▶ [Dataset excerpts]

##########

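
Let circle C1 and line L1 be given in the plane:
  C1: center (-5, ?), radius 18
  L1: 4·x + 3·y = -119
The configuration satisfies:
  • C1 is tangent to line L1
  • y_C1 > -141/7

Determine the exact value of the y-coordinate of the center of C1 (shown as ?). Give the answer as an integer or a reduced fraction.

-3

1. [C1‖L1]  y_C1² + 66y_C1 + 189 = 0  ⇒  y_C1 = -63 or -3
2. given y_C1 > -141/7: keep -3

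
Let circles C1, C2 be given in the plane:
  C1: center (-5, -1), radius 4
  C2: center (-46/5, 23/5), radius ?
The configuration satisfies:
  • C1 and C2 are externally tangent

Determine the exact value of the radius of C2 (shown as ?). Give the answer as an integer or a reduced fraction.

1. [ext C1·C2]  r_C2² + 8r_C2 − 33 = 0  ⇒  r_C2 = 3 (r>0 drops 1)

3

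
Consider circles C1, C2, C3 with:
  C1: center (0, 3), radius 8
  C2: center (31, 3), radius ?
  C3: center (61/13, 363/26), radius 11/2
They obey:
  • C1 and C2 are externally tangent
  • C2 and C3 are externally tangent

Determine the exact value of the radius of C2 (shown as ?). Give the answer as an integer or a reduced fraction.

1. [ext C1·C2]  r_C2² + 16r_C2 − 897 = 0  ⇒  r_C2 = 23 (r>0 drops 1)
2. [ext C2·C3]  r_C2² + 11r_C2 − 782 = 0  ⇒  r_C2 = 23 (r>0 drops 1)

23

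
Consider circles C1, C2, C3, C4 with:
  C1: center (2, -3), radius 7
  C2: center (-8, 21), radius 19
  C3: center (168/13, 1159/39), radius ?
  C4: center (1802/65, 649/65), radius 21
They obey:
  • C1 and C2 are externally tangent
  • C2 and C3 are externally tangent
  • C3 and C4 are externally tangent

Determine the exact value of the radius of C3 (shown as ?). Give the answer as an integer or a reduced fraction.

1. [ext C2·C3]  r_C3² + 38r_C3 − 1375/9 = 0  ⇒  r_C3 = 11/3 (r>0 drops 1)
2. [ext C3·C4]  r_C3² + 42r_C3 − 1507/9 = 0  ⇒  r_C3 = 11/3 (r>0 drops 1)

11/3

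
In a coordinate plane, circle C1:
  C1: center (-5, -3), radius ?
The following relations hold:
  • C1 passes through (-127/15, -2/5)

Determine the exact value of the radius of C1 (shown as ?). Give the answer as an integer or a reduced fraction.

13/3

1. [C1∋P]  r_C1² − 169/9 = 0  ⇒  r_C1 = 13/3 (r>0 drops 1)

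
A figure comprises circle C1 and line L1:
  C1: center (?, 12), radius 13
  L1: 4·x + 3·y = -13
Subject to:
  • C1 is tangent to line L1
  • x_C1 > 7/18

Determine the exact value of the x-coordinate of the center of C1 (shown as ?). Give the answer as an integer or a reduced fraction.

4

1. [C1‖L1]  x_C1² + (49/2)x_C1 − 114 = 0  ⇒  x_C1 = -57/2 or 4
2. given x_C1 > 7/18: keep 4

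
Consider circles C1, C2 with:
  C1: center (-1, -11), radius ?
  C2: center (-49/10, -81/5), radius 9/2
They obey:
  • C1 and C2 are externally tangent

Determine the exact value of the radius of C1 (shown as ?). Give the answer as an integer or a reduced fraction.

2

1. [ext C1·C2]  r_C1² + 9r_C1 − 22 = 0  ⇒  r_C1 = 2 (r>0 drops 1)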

##########

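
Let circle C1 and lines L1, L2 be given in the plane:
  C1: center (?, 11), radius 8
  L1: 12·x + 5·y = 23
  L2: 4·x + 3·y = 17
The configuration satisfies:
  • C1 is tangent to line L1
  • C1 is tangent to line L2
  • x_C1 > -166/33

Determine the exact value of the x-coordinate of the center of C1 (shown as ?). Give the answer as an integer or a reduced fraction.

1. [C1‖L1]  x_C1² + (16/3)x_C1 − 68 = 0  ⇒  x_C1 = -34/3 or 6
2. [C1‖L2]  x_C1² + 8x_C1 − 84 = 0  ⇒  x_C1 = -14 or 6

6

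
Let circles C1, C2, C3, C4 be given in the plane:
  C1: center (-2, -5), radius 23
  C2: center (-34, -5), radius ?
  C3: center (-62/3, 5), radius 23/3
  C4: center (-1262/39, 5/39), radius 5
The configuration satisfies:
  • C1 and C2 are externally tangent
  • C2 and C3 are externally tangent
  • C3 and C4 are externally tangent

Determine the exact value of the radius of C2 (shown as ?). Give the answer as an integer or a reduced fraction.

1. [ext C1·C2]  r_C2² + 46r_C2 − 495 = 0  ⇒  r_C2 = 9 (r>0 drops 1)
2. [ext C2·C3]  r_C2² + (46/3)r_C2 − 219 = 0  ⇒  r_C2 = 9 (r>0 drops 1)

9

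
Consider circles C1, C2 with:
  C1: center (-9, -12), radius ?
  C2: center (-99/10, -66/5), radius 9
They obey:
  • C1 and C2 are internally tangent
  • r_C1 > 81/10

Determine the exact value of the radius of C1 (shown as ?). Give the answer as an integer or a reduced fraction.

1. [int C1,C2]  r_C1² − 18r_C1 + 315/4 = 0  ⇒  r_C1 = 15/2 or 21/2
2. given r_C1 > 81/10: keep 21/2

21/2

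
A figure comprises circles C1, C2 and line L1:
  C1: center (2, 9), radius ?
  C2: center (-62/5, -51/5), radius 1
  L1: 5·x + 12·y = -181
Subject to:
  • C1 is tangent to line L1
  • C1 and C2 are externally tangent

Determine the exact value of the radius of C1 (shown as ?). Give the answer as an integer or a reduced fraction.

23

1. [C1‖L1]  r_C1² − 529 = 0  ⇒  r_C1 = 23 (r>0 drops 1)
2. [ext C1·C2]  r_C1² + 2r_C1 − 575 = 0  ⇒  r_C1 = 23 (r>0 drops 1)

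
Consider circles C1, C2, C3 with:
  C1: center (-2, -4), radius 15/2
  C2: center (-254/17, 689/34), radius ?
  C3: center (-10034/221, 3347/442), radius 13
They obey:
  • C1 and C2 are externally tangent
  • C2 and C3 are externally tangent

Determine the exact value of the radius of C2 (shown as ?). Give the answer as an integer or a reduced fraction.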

##########

▶ [What the exercise asks]
From the records above, reproduce exactly the lines from the one with "Let circle C1 and line L1" to the one with "C1: center (-5, -3), radius ?", both included, and no others.

▶ [Problem solution]
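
Let circle C1 and line L1 be given in the plane:
  C1: center (-5, ?), radius 18
  L1: 4·x + 3·y = -119
The configuration satisfies:
  • C1 is tangent to line L1
  • y_C1 > -141/7

Determine the exact value of the y-coordinate of the center of C1 (shown as ?). Give the answer as an integer or a reduced fraction.

-3

1. [C1‖L1]  y_C1² + 66y_C1 + 189 = 0  ⇒  y_C1 = -63 or -3
2. given y_C1 > -141/7: keep -3

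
Let circles C1, C2 be given in the plane:
  C1: center (-5, -1), radius 4
  C2: center (-46/5, 23/5), radius ?
The configuration satisfies:
  • C1 and C2 are externally tangent

Determine the exact value of the radius of C2 (shown as ?). Give the answer as an integer or a reduced fraction.

1. [ext C1·C2]  r_C2² + 8r_C2 − 33 = 0  ⇒  r_C2 = 3 (r>0 drops 1)

3

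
Consider circles C1, C2, C3 with:
  C1: center (0, 3), radius 8
  C2: center (31, 3), radius ?
  C3: center (61/13, 363/26), radius 11/2
They obey:
  • C1 and C2 are externally tangent
  • C2 and C3 are externally tangent

Determine the exact value of the radius of C2 (shown as ?). Give the answer as an integer or a reduced fraction.

1. [ext C1·C2]  r_C2² + 16r_C2 − 897 = 0  ⇒  r_C2 = 23 (r>0 drops 1)
2. [ext C2·C3]  r_C2² + 11r_C2 − 782 = 0  ⇒  r_C2 = 23 (r>0 drops 1)

23

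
Consider circles C1, C2, C3, C4 with:
  C1: center (2, -3), radius 7
  C2: center (-8, 21), radius 19
  C3: center (168/13, 1159/39), radius ?
  C4: center (1802/65, 649/65), radius 21
They obey:
  • C1 and C2 are externally tangent
  • C2 and C3 are externally tangent
  • C3 and C4 are externally tangent

Determine the exact value of the radius of C3 (shown as ?). Give the answer as an integer or a reduced fraction.

1. [ext C2·C3]  r_C3² + 38r_C3 − 1375/9 = 0  ⇒  r_C3 = 11/3 (r>0 drops 1)
2. [ext C3·C4]  r_C3² + 42r_C3 − 1507/9 = 0  ⇒  r_C3 = 11/3 (r>0 drops 1)

11/3

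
In a coordinate plane, circle C1:
  C1: center (-5, -3), radius ?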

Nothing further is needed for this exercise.